■ Task objective ■
Repeat verbatim, and only, the lines of the data below, beginning at the line that contains "subsidy: each unit" and stopping after the line that contains "trade_balance = -2*investment".

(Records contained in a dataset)

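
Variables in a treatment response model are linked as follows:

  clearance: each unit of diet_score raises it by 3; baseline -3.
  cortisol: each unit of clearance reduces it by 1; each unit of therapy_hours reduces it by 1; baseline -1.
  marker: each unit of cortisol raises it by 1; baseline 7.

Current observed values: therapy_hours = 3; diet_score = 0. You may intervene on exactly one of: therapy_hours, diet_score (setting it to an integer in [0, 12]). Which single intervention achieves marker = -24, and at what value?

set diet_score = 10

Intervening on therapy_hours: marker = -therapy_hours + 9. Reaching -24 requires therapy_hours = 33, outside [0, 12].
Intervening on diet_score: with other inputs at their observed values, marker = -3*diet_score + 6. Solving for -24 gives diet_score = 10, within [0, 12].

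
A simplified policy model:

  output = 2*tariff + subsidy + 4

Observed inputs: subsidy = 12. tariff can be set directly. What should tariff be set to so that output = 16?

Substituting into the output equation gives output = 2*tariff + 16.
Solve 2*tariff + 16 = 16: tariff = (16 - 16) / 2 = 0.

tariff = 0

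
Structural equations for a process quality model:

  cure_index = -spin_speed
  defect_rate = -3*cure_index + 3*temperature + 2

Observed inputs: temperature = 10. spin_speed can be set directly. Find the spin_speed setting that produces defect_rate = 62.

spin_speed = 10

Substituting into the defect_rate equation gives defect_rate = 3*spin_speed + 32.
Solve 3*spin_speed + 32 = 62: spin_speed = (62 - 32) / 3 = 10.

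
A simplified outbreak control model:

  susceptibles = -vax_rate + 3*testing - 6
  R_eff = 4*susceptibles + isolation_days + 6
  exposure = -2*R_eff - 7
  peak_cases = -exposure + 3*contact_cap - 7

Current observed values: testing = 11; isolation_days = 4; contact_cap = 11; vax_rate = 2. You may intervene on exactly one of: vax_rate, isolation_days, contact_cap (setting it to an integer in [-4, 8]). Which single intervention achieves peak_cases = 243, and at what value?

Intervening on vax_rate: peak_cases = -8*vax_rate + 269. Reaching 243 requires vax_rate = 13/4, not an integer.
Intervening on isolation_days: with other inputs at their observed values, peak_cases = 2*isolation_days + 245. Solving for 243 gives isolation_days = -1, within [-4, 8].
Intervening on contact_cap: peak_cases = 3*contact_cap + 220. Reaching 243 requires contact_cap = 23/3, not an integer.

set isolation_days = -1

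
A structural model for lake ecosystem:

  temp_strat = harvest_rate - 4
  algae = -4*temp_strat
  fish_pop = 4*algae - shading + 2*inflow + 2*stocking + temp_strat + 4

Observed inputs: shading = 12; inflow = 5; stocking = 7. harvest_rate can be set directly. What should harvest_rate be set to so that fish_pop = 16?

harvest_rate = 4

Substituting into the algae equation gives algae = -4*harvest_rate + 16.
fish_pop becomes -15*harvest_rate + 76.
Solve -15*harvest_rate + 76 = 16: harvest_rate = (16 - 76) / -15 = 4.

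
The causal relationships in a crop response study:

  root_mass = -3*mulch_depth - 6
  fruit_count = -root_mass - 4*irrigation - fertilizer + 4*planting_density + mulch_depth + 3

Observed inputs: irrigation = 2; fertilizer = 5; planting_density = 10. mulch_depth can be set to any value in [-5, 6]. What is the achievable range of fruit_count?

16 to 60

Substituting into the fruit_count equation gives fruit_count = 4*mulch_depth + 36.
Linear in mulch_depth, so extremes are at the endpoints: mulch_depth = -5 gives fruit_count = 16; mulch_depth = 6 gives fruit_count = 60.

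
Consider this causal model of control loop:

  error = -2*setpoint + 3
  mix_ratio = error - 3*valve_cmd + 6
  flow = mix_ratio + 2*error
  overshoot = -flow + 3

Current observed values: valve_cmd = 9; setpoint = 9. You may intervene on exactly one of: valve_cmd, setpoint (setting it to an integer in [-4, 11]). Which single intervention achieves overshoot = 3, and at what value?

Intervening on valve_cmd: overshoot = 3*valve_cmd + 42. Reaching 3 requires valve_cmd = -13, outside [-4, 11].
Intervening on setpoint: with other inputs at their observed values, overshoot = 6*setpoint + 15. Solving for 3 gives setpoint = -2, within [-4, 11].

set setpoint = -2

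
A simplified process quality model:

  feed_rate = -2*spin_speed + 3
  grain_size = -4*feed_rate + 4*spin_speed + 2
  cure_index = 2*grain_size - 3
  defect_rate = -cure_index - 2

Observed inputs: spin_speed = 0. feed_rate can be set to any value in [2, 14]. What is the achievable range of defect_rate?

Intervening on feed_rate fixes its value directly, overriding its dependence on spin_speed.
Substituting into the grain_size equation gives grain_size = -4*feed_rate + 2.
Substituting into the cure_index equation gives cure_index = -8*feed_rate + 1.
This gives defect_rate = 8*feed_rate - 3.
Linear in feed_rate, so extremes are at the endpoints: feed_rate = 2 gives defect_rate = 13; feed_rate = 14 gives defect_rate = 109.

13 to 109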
...
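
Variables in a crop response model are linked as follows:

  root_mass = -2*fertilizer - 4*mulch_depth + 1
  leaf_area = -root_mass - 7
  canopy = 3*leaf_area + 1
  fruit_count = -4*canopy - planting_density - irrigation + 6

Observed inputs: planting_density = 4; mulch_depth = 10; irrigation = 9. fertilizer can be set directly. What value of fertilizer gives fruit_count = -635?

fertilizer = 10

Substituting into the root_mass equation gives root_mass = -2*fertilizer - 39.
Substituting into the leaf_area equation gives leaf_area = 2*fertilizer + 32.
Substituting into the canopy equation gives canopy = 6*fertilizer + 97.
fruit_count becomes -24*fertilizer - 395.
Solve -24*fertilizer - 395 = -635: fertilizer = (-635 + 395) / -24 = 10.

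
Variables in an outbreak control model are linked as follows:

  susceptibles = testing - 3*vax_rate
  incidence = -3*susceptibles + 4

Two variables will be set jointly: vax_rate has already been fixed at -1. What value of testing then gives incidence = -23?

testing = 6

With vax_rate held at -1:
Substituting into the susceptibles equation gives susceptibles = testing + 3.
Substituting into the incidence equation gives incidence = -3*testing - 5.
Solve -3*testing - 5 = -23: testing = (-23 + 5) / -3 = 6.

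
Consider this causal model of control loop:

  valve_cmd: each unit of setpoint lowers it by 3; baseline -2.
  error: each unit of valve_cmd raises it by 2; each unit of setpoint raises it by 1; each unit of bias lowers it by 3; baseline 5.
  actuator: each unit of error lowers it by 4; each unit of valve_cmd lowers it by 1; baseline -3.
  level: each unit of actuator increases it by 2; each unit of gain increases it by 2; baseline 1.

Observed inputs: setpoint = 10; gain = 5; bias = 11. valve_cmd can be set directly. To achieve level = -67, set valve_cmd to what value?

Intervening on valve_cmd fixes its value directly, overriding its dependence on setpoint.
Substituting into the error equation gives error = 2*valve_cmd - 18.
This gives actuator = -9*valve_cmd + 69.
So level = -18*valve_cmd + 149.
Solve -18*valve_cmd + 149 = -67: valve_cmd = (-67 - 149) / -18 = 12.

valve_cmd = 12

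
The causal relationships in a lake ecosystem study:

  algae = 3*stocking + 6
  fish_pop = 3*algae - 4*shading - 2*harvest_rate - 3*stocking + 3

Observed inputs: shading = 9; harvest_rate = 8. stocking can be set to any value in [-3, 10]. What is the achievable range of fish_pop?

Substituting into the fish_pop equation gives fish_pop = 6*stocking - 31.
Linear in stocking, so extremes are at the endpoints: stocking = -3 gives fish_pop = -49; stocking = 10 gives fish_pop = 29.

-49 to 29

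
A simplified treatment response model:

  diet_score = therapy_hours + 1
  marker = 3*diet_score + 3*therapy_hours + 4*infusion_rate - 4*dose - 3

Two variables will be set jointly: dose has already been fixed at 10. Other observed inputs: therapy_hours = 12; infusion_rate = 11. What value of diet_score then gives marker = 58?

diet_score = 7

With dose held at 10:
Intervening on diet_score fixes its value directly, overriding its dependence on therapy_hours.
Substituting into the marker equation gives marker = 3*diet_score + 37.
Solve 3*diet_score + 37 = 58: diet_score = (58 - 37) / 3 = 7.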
--
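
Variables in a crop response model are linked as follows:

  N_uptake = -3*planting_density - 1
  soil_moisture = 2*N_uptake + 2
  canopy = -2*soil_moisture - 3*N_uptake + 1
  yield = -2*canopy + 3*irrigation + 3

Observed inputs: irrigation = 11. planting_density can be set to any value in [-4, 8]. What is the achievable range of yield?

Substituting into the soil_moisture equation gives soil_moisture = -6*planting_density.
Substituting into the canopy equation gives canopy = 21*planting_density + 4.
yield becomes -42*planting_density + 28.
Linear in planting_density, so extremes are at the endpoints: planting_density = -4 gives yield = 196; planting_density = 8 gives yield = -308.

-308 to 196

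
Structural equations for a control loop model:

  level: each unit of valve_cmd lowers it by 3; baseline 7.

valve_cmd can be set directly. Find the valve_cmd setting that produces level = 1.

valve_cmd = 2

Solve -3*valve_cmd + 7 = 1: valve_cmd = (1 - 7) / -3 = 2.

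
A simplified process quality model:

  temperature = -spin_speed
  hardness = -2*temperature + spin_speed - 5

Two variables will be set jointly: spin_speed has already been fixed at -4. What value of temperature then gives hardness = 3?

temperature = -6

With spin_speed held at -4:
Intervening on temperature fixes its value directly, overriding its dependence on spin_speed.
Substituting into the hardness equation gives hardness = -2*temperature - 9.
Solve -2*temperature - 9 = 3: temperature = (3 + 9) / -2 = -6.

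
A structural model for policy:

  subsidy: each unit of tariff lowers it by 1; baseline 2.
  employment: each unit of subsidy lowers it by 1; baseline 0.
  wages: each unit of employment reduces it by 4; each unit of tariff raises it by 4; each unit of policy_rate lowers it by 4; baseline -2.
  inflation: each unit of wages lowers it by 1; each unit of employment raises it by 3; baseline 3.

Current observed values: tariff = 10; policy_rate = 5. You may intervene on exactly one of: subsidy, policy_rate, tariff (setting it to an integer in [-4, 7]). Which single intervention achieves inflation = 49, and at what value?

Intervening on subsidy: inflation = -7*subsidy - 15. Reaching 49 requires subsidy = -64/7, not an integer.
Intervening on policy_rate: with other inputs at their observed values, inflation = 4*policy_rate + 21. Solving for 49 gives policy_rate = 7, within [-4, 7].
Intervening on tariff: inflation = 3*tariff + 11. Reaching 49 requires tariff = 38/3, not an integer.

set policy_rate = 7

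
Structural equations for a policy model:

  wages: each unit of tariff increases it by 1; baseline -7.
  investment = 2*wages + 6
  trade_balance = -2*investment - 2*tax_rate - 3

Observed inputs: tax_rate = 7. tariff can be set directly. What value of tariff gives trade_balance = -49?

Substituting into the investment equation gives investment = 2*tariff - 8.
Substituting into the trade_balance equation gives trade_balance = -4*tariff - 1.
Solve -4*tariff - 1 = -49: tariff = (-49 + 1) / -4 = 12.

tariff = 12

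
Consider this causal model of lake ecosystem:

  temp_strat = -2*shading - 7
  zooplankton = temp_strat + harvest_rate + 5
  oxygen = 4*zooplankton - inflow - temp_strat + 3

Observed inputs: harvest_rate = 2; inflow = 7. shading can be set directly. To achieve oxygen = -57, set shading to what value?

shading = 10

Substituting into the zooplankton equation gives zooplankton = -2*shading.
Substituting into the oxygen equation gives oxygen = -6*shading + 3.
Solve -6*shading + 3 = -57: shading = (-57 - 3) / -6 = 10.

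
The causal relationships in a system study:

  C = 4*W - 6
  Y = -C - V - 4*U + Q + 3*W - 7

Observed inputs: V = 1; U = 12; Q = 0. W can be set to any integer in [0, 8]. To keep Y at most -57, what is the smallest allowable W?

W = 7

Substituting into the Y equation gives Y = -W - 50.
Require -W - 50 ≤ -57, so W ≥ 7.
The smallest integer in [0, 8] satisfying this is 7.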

■ Completed task ■
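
  subsidy: each unit of tariff lowers it by 1; baseline 2.
  employment: each unit of subsidy lowers it by 1; baseline 0.
  wages: each unit of employment reduces it by 4; each unit of tariff raises it by 4; each unit of policy_rate lowers it by 4; baseline -2.
  inflation: each unit of wages lowers it by 1; each unit of employment raises it by 3; baseline 3.

Current observed values: tariff = 10; policy_rate = 5. You may intervene on exactly one of: subsidy, policy_rate, tariff (setting it to an integer in [-4, 7]). Which single intervention achieves inflation = 49, and at what value?

Intervening on subsidy: inflation = -7*subsidy - 15. Reaching 49 requires subsidy = -64/7, not an integer.
Intervening on policy_rate: with other inputs at their observed values, inflation = 4*policy_rate + 21. Solving for 49 gives policy_rate = 7, within [-4, 7].
Intervening on tariff: inflation = 3*tariff + 11. Reaching 49 requires tariff = 38/3, not an integer.

set policy_rate = 7

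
Structural equations for a policy model:

  wages: each unit of tariff increases it by 1; baseline -7.
  investment = 2*wages + 6
  trade_balance = -2*investment - 2*tax_rate - 3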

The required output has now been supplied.